Stored items from a collection
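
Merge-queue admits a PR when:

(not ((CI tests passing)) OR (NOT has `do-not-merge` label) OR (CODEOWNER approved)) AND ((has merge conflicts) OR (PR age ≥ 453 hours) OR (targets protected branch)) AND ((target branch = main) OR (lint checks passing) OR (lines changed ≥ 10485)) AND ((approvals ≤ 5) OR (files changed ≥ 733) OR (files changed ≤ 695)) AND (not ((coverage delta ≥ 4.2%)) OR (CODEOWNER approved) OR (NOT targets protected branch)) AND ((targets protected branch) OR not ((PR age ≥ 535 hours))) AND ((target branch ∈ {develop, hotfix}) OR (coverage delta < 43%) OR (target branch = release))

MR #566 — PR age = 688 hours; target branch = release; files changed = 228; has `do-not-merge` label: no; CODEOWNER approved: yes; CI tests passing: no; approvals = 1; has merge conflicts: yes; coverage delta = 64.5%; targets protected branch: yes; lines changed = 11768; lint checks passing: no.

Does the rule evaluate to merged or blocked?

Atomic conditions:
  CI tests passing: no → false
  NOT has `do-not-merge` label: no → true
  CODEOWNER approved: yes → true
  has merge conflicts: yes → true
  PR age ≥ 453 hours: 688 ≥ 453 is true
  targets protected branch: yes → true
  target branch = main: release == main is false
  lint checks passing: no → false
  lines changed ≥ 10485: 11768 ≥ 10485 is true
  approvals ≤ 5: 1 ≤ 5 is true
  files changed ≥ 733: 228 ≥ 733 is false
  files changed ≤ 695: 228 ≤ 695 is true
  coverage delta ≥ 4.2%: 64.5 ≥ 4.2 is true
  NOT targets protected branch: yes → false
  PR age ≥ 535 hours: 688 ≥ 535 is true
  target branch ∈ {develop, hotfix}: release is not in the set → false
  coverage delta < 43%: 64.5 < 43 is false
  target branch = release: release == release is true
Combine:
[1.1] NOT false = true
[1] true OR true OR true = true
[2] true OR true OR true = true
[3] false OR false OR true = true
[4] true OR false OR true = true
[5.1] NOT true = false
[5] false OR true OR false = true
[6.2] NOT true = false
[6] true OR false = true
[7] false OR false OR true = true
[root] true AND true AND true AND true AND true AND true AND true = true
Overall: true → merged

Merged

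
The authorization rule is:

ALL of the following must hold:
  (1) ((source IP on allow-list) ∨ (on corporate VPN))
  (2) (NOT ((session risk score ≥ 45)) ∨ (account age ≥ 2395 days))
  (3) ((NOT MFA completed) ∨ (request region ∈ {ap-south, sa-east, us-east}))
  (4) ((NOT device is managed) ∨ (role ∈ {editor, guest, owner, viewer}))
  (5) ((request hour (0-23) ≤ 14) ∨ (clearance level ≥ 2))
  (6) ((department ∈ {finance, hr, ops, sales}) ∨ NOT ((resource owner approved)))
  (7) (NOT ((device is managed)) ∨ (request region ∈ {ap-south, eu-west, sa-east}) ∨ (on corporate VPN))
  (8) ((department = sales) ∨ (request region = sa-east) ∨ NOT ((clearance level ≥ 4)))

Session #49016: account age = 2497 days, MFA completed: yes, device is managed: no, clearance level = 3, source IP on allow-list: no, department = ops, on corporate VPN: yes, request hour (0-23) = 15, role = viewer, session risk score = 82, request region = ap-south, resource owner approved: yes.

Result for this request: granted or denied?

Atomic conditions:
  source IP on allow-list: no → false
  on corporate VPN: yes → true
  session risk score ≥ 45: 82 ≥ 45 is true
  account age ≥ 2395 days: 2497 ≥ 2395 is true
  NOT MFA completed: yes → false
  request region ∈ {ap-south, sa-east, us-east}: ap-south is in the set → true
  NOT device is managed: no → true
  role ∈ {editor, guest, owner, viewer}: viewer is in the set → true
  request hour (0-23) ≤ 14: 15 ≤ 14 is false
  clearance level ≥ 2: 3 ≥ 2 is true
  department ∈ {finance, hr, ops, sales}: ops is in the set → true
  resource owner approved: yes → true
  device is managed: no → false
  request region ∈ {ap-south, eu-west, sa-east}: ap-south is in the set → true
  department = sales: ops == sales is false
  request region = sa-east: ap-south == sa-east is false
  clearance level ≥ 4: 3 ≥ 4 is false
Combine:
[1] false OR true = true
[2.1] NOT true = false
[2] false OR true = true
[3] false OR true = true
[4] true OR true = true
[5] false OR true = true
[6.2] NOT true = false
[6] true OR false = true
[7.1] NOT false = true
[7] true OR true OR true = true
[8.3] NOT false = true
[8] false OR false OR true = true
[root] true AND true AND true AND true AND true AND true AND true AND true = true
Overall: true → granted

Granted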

==

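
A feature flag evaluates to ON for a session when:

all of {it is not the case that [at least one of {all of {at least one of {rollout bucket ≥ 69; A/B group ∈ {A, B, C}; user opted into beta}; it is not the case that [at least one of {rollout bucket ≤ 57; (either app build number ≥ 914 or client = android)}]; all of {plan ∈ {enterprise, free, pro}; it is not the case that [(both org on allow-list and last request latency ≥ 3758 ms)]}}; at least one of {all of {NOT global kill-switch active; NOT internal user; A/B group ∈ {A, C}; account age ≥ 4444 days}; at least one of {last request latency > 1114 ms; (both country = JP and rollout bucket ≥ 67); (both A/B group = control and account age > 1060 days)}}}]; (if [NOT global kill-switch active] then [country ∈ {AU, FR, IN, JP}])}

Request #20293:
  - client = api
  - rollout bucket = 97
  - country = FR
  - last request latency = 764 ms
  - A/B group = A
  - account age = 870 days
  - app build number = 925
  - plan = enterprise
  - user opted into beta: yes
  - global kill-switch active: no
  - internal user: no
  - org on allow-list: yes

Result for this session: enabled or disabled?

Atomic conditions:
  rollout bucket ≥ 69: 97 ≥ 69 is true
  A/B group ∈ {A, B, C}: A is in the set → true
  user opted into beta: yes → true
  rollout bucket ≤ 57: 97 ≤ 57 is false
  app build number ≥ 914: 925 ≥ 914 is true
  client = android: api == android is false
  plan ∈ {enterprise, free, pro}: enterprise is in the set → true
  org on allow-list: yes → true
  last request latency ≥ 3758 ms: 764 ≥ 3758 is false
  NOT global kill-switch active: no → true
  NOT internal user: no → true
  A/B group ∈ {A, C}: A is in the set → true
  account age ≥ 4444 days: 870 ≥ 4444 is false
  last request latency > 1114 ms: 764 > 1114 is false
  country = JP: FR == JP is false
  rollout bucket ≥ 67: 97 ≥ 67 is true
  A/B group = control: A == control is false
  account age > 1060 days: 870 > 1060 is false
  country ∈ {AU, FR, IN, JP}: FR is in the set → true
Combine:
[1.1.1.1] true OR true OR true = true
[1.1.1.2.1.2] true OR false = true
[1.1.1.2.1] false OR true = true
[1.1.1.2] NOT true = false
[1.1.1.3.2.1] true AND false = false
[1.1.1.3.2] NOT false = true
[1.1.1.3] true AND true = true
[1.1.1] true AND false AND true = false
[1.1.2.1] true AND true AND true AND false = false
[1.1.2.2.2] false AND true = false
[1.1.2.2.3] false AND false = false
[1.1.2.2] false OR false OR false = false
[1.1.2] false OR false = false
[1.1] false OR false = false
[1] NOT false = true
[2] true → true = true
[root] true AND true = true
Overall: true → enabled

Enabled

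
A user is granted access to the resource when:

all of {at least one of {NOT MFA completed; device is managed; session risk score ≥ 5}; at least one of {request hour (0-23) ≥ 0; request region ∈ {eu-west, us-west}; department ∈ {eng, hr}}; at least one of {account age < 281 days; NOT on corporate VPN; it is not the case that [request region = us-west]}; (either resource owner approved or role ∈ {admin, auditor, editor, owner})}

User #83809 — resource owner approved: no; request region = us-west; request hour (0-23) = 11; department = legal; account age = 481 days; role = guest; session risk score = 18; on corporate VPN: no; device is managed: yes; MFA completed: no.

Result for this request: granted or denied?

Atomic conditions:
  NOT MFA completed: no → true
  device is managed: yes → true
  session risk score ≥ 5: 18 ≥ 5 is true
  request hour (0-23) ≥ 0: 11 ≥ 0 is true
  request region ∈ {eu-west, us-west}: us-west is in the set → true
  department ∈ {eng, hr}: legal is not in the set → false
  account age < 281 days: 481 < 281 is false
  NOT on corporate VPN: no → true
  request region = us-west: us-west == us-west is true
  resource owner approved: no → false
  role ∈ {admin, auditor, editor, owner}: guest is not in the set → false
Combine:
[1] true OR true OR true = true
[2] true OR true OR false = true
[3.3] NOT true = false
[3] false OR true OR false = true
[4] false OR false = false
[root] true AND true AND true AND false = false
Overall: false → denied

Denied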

Problem to work on: After locating the line holding "(not ((CI tests" above, output exactly that line and every line after it through the line holding "MR #566 — PR". Include nothing else.

Output of the exercise:
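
(not ((CI tests passing)) OR (NOT has `do-not-merge` label) OR (CODEOWNER approved)) AND ((has merge conflicts) OR (PR age ≥ 453 hours) OR (targets protected branch)) AND ((target branch = main) OR (lint checks passing) OR (lines changed ≥ 10485)) AND ((approvals ≤ 5) OR (files changed ≥ 733) OR (files changed ≤ 695)) AND (not ((coverage delta ≥ 4.2%)) OR (CODEOWNER approved) OR (NOT targets protected branch)) AND ((targets protected branch) OR not ((PR age ≥ 535 hours))) AND ((target branch ∈ {develop, hotfix}) OR (coverage delta < 43%) OR (target branch = release))

MR #566 — PR age = 688 hours; target branch = release; files changed = 228; has `do-not-merge` label: no; CODEOWNER approved: yes; CI tests passing: no; approvals = 1; has merge conflicts: yes; coverage delta = 64.5%; targets protected branch: yes; lines changed = 11768; lint checks passing: no.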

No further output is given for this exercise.